─── Material for the task

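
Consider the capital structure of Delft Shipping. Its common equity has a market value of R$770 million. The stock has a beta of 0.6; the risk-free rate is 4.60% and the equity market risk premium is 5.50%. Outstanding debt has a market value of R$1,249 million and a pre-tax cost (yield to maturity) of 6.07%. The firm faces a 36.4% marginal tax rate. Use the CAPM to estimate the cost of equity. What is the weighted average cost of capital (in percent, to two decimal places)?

5.40%

Cost of equity via CAPM: Re = 4.6% + 0.6 × 5.5% = 7.9000%.
Total capital V = 770 + 1249 = 2019.
Equity: weight = 770/2019 = 0.3814; cost = 7.9%.
Debt: weight = 1249/2019 = 0.6186; after-tax cost = 6.07% × (1 − 36.4%) = 3.8605%.
WACC = 0.3814 × 7.9000% + 0.6186 × 3.8605% = 5.4011%.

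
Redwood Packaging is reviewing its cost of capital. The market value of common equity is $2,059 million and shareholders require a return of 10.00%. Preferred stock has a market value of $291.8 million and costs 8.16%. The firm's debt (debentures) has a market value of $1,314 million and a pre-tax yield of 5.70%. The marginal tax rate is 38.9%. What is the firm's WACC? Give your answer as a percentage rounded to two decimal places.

7.52%

Total capital V = 2059 + 291.8 + 1314 = 3664.8.
Equity: weight = 2059/3664.8 = 0.5618; cost = 10%.
Preferred: weight = 291.8/3664.8 = 0.0796; cost = 8.16%.
Debentures: weight = 1314/3664.8 = 0.3585; after-tax cost = 5.7% × (1 − 38.9%) = 3.4827%.
WACC = 0.5618 × 10.0000% + 0.0796 × 8.1600% + 0.3585 × 3.4827% = 7.5167%.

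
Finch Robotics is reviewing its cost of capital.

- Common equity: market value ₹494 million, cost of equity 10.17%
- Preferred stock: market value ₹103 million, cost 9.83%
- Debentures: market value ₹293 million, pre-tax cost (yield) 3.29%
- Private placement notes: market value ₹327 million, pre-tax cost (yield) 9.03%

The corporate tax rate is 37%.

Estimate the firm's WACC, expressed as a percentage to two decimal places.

Total capital V = 494 + 103 + 293 + 327 = 1217.
Equity: weight = 494/1217 = 0.4059; cost = 10.17%.
Preferred: weight = 103/1217 = 0.0846; cost = 9.83%.
Debentures: weight = 293/1217 = 0.2408; after-tax cost = 3.29% × (1 − 37%) = 2.0727%.
Private placement notes: weight = 327/1217 = 0.2687; after-tax cost = 9.03% × (1 − 37%) = 5.6889%.
WACC = 0.4059 × 10.1700% + 0.0846 × 9.8300% + 0.2408 × 2.0727% + 0.2687 × 5.6889% = 6.9877%.

6.99%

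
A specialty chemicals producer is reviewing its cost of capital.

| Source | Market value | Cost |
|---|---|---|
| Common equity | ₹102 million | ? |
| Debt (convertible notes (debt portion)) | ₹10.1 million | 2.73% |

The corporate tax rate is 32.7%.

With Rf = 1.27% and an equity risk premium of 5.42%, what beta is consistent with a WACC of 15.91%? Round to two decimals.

Total capital V = 102 + 10.1 = 112.1.
Equity weight = 102/112.1 = 0.9099.
Convertible notes (debt portion) weight = 10.1/112.1 = 0.0901.
Debt contribution = 0.0901 × 2.73% × (1 − 32.7%) = 0.1655%.
Required equity contribution = 15.91% − 0.1655% = 15.7445%  ⇒  Re = 17.3035%.
CAPM: 17.3035% = 1.27% + β × 5.42%  ⇒  β = 2.9582.

2.96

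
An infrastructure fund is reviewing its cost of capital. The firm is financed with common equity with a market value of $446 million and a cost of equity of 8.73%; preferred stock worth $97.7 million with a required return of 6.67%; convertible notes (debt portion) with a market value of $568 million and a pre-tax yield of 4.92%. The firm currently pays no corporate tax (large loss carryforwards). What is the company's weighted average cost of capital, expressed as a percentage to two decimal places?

Total capital V = 446 + 97.7 + 568 = 1111.7.
Equity: weight = 446/1111.7 = 0.4012; cost = 8.73%.
Preferred: weight = 97.7/1111.7 = 0.0879; cost = 6.67%.
Convertible notes (debt portion): weight = 568/1111.7 = 0.5109; after-tax cost = 4.92% × (1 − 0%) = 4.9200%.
WACC = 0.4012 × 8.7300% + 0.0879 × 6.6700% + 0.5109 × 4.9200% = 6.6023%.

6.60%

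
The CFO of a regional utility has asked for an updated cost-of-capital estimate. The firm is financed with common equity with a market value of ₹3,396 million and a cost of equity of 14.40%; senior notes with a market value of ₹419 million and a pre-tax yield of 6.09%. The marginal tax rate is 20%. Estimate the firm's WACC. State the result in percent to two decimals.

13.35%

Total capital V = 3396 + 419 = 3815.
Equity: weight = 3396/3815 = 0.8902; cost = 14.4%.
Senior notes: weight = 419/3815 = 0.1098; after-tax cost = 6.09% × (1 − 20%) = 4.8720%.
WACC = 0.8902 × 14.4000% + 0.1098 × 4.8720% = 13.3535%.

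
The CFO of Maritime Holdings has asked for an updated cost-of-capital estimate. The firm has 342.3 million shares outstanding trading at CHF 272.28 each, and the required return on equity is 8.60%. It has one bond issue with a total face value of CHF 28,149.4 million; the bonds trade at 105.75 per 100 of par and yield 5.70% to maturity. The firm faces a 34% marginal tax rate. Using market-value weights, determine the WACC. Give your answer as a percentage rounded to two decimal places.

Market value of equity E = 272.28 × 342.3m = 93201.444m. Market value of debt D = 28149.4m × 105.75/100 = 29767.9905m.
Total capital V = 93201.444 + 29767.9905 = 122969.4345.
Equity: weight = 93201.444/122969.4345 = 0.7579; cost = 8.6%.
Bonds outstanding: weight = 29767.9905/122969.4345 = 0.2421; after-tax cost = 5.7% × (1 − 34%) = 3.7620%.
WACC = 0.7579 × 8.6000% + 0.2421 × 3.7620% = 7.4288%.

7.43%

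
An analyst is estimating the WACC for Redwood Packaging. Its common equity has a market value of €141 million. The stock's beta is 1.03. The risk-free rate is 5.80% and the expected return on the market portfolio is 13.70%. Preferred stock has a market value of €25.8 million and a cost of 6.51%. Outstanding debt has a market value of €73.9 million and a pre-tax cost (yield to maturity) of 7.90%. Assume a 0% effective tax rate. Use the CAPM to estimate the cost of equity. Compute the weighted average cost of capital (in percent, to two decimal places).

11.29%

Market risk premium = 13.7% − 5.8% = 7.9%.
Cost of equity via CAPM: Re = 5.8% + 1.03 × 7.9% = 13.9370%.
Total capital V = 141 + 25.8 + 73.9 = 240.7.
Equity: weight = 141/240.7 = 0.5858; cost = 13.937%.
Preferred: weight = 25.8/240.7 = 0.1072; cost = 6.51%.
Debt: weight = 73.9/240.7 = 0.3070; after-tax cost = 7.9% × (1 − 0%) = 7.9000%.
WACC = 0.5858 × 13.9370% + 0.1072 × 6.5100% + 0.3070 × 7.9000% = 11.2874%.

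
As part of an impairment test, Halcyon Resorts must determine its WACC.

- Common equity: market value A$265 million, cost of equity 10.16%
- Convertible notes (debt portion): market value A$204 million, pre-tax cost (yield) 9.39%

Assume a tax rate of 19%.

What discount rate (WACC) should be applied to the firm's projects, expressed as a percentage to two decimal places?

9.05%

Total capital V = 265 + 204 = 469.
Equity: weight = 265/469 = 0.5650; cost = 10.16%.
Convertible notes (debt portion): weight = 204/469 = 0.4350; after-tax cost = 9.39% × (1 − 19%) = 7.6059%.
WACC = 0.5650 × 10.1600% + 0.4350 × 7.6059% = 9.0490%.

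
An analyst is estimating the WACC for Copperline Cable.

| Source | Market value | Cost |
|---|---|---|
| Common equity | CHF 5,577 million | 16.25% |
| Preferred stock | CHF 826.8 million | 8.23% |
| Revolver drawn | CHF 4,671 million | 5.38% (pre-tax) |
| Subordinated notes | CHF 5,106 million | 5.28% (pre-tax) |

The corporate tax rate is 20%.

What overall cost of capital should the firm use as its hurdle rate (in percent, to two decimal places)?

Total capital V = 5577 + 826.8 + 4671 + 5106 = 16180.8.
Equity: weight = 5577/16180.8 = 0.3447; cost = 16.25%.
Preferred: weight = 826.8/16180.8 = 0.0511; cost = 8.23%.
Revolver drawn: weight = 4671/16180.8 = 0.2887; after-tax cost = 5.38% × (1 − 20%) = 4.3040%.
Subordinated notes: weight = 5106/16180.8 = 0.3156; after-tax cost = 5.28% × (1 − 20%) = 4.2240%.
WACC = 0.3447 × 16.2500% + 0.0511 × 8.2300% + 0.2887 × 4.3040% + 0.3156 × 4.2240% = 8.5968%.

8.60%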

──────

> Problem details: Could you repeat exactly the lines above from the line with "Assume a tax rate of 19%." up to and including the line with "The corporate tax rate is 20%.", and only those?

> Expected answer:
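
Assume a tax rate of 19%.

What discount rate (WACC) should be applied to the firm's projects, expressed as a percentage to two decimal places?

9.05%

Total capital V = 265 + 204 = 469.
Equity: weight = 265/469 = 0.5650; cost = 10.16%.
Convertible notes (debt portion): weight = 204/469 = 0.4350; after-tax cost = 9.39% × (1 − 19%) = 7.6059%.
WACC = 0.5650 × 10.1600% + 0.4350 × 7.6059% = 9.0490%.

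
An analyst is estimating the WACC for Copperline Cable.

| Source | Market value | Cost |
|---|---|---|
| Common equity | CHF 5,577 million | 16.25% |
| Preferred stock | CHF 826.8 million | 8.23% |
| Revolver drawn | CHF 4,671 million | 5.38% (pre-tax) |
| Subordinated notes | CHF 5,106 million | 5.28% (pre-tax) |

The corporate tax rate is 20%.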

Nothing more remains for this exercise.